DATA UNDER STUDY:

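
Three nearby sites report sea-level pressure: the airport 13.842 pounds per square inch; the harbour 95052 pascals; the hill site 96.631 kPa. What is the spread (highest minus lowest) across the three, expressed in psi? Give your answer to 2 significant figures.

0.23 psi

the harbour: 95052 Pa = 13.7861 psi.
the hill site: 96.631 kPa = 14.0151 psi.
Spread: 14.0151 − 13.7861 = 0.23 psi.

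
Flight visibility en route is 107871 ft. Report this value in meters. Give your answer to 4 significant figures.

32880 m

1 ft = 0.3048 m, so 107871 × 0.3048 = 32880 m.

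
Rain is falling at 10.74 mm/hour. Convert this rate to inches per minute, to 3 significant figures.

10.74 mm/hour × 0.0393701 in/mm × 0.0166667 hour/minute = 0.00705 in/minute.

0.00705 in/minute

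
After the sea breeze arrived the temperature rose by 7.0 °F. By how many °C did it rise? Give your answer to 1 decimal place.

3.9 °C

For a temperature change the 32° offset cancels: Δ°C = 7.0 × 0.5556 = 3.9 °C.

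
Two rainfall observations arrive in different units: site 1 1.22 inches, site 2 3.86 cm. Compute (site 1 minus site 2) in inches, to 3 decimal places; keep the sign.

-0.300 in

site 2: 3.86 cm = 1.51969 in.
Difference: 1.22000 − 1.51969 = -0.300 in.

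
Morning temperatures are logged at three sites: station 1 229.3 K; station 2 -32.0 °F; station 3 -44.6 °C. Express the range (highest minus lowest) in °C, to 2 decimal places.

station 1: 229.3 K = -43.850 °C.
station 2: -32.0 °F = -35.556 °C.
Spread: (-35.556) − (-44.600) = 9.044 °C.

9.04 °C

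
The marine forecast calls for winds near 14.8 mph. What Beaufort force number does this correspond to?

Beaufort force 4

14.8 mph = 6.6 m/s, which is Beaufort 4 (moderate breeze, 5.5–7.9 m/s).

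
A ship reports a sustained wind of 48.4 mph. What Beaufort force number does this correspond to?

Beaufort force 9

48.4 mph = 21.6 m/s, which is Beaufort 9 (strong gale, 20.8–24.4 m/s).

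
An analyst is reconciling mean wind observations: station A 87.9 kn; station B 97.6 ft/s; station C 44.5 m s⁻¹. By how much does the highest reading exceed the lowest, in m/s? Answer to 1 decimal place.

15.5 m/s

station A: 87.9 kt = 45.220 m/s.
station B: 97.6 ft/s = 29.748 m/s.
Spread: 45.220 − 29.748 = 15.5 m/s.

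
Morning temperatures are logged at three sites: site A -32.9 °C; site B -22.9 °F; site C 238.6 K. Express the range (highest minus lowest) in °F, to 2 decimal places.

7.29 °F

site B: -22.9 °F = -30.500 °C.
site C: 238.6 K = -34.550 °C.
Spread: (-30.500) − (-34.550) = 4.050 °C = 7.29 °F.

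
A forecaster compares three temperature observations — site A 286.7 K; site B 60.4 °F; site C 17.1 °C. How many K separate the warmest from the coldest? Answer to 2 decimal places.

site A: 286.7 K = 13.550 °C.
site B: 60.4 °F = 15.778 °C.
Spread: 17.100 − 13.550 = 3.550 °C.

3.55 K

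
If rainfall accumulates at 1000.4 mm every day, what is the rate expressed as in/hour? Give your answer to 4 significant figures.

1.641 in/hour

1000.4 mm/day × 0.0393701 in/mm × 0.0416667 day/hour = 1.641 in/hour.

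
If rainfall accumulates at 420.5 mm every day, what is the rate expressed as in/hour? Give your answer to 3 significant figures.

0.690 in/hour

420.5 mm/day × 0.0393701 in/mm × 0.0416667 day/hour = 0.690 in/hour.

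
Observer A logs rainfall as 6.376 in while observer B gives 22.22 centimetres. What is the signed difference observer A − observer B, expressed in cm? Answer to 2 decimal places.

-6.02 cm

observer A: 6.376 in = 16.19504 cm.
Difference: 16.19504 − 22.22000 = -6.02 cm.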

WHAT TO WORK ON:
Reproduce all of the entries word for word. Omit nothing.

RESPONSE TO THE EXERCISE:
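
Three nearby sites report sea-level pressure: the airport 13.842 pounds per square inch; the harbour 95052 pascals; the hill site 96.631 kPa. What is the spread (highest minus lowest) across the three, expressed in psi? Give your answer to 2 significant figures.

0.23 psi

the harbour: 95052 Pa = 13.7861 psi.
the hill site: 96.631 kPa = 14.0151 psi.
Spread: 14.0151 − 13.7861 = 0.23 psi.

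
Flight visibility en route is 107871 ft. Report this value in meters. Give your answer to 4 significant figures.

32880 m

1 ft = 0.3048 m, so 107871 × 0.3048 = 32880 m.

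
Rain is falling at 10.74 mm/hour. Convert this rate to inches per minute, to 3 significant figures.

10.74 mm/hour × 0.0393701 in/mm × 0.0166667 hour/minute = 0.00705 in/minute.

0.00705 in/minute

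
After the sea breeze arrived the temperature rose by 7.0 °F. By how many °C did it rise? Give your answer to 1 decimal place.

3.9 °C

For a temperature change the 32° offset cancels: Δ°C = 7.0 × 0.5556 = 3.9 °C.

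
Two rainfall observations arrive in different units: site 1 1.22 inches, site 2 3.86 cm. Compute (site 1 minus site 2) in inches, to 3 decimal places; keep the sign.

-0.300 in

site 2: 3.86 cm = 1.51969 in.
Difference: 1.22000 − 1.51969 = -0.300 in.

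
Morning temperatures are logged at three sites: station 1 229.3 K; station 2 -32.0 °F; station 3 -44.6 °C. Express the range (highest minus lowest) in °C, to 2 decimal places.

station 1: 229.3 K = -43.850 °C.
station 2: -32.0 °F = -35.556 °C.
Spread: (-35.556) − (-44.600) = 9.044 °C.

9.04 °C

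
The marine forecast calls for winds near 14.8 mph. What Beaufort force number does this correspond to?

Beaufort force 4

14.8 mph = 6.6 m/s, which is Beaufort 4 (moderate breeze, 5.5–7.9 m/s).

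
A ship reports a sustained wind of 48.4 mph. What Beaufort force number does this correspond to?

Beaufort force 9

48.4 mph = 21.6 m/s, which is Beaufort 9 (strong gale, 20.8–24.4 m/s).

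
An analyst is reconciling mean wind observations: station A 87.9 kn; station B 97.6 ft/s; station C 44.5 m s⁻¹. By how much does the highest reading exceed the lowest, in m/s? Answer to 1 decimal place.

15.5 m/s

station A: 87.9 kt = 45.220 m/s.
station B: 97.6 ft/s = 29.748 m/s.
Spread: 45.220 − 29.748 = 15.5 m/s.

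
Morning temperatures are logged at three sites: site A -32.9 °C; site B -22.9 °F; site C 238.6 K. Express the range (highest minus lowest) in °F, to 2 decimal places.

7.29 °F

site B: -22.9 °F = -30.500 °C.
site C: 238.6 K = -34.550 °C.
Spread: (-30.500) − (-34.550) = 4.050 °C = 7.29 °F.

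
A forecaster compares three temperature observations — site A 286.7 K; site B 60.4 °F; site C 17.1 °C. How many K separate the warmest from the coldest? Answer to 2 decimal places.

site A: 286.7 K = 13.550 °C.
site B: 60.4 °F = 15.778 °C.
Spread: 17.100 − 13.550 = 3.550 °C.

3.55 K

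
If rainfall accumulates at 1000.4 mm every day, what is the rate expressed as in/hour? Give your answer to 4 significant figures.

1.641 in/hour

1000.4 mm/day × 0.0393701 in/mm × 0.0416667 day/hour = 1.641 in/hour.

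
If rainfall accumulates at 420.5 mm every day, what is the rate expressed as in/hour? Give your answer to 3 significant figures.

0.690 in/hour

420.5 mm/day × 0.0393701 in/mm × 0.0416667 day/hour = 0.690 in/hour.

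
Observer A logs rainfall as 6.376 in while observer B gives 22.22 centimetres. What is the signed difference observer A − observer B, expressed in cm? Answer to 2 decimal places.

-6.02 cm

observer A: 6.376 in = 16.19504 cm.
Difference: 16.19504 − 22.22000 = -6.02 cm.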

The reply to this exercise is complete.